[Input data — start]

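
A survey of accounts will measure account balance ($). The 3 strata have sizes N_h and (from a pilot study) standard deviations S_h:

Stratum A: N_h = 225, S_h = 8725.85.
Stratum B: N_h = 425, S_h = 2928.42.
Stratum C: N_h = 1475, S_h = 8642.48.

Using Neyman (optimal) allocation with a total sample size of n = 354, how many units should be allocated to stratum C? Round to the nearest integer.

283

Neyman allocation: n_h = n · N_h S_h / Σ N_i S_i, with n = 354.
  stratum A: N_h·S_h = 225·8725.85 = 1963316.25
  stratum B: N_h·S_h = 425·2928.42 = 1244578.50
  stratum C: N_h·S_h = 1475·8642.48 = 12747658.00
Σ N_h S_h = 15955552.75
n for stratum C = 354·12747658.00/15955552.75 = 282.828 → 283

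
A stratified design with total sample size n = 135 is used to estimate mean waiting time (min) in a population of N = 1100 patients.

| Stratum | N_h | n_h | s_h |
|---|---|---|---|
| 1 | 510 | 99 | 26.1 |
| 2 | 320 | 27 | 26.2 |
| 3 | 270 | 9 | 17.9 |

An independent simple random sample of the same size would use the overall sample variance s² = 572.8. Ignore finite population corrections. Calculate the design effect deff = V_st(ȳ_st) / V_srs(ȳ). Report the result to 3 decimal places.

deff ≈ 1.361

V̂(ȳ_st) = Σ W_h² s_h²/n_h, with W_h = N_h/N and N = 1100:
  stratum 1: (510/1100)²·26.1²/99 = 1.47911
  stratum 2: (320/1100)²·26.2²/27 = 2.15156
  stratum 3: (270/1100)²·17.9²/9 = 2.14489
V_st = 5.77556
V_srs = s²/n = 572.8/135 = 4.24296
deff = V_st / V_srs = 5.77556/4.24296 = 1.3612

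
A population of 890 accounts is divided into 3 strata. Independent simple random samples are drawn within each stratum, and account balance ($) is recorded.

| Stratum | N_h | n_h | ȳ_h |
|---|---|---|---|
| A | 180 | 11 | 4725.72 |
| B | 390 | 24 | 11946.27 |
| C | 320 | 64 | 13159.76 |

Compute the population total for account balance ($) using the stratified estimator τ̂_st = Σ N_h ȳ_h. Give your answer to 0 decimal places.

τ̂_st ≈ 9720798

τ̂_st = Σ N_h ȳ_h = 180·4725.72 + 390·11946.27 + 320·13159.76 = 9720798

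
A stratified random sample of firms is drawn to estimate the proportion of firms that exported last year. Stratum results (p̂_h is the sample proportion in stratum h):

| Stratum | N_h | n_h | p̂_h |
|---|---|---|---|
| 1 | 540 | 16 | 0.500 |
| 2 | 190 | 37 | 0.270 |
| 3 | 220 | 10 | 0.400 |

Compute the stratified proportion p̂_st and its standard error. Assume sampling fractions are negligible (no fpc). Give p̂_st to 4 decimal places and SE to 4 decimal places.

N = 950; stratum weights W_h = N_h/N.
p̂_st = Σ W_h p̂_h = (540·0.500 + 190·0.270 + 220·0.400)/950 = 0.43084
V̂(p̂_st) = Σ W_h² p̂_h(1−p̂_h)/(n_h−1):
  stratum 1: (540/950)²·0.500·0.500/15 = 0.00538504
  stratum 2: (190/950)²·0.270·0.730/36 = 0.000219
  stratum 3: (220/950)²·0.400·0.600/9 = 0.0014301
V̂(p̂_st) = 0.00703414; SE = √V̂ = 0.0838698

p̂_st ≈ 0.4308, SE ≈ 0.0839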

[Input data — finish]

## Your assignment
Please reproduce, exactly as written, the lines of the records from the first line through the one containing "A stratified design".

## Completed task
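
A survey of accounts will measure account balance ($). The 3 strata have sizes N_h and (from a pilot study) standard deviations S_h:

Stratum A: N_h = 225, S_h = 8725.85.
Stratum B: N_h = 425, S_h = 2928.42.
Stratum C: N_h = 1475, S_h = 8642.48.

Using Neyman (optimal) allocation with a total sample size of n = 354, how many units should be allocated to stratum C? Round to the nearest integer.

283

Neyman allocation: n_h = n · N_h S_h / Σ N_i S_i, with n = 354.
  stratum A: N_h·S_h = 225·8725.85 = 1963316.25
  stratum B: N_h·S_h = 425·2928.42 = 1244578.50
  stratum C: N_h·S_h = 1475·8642.48 = 12747658.00
Σ N_h S_h = 15955552.75
n for stratum C = 354·12747658.00/15955552.75 = 282.828 → 283

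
A stratified design with total sample size n = 135 is used to estimate mean waiting time (min) in a population of N = 1100 patients.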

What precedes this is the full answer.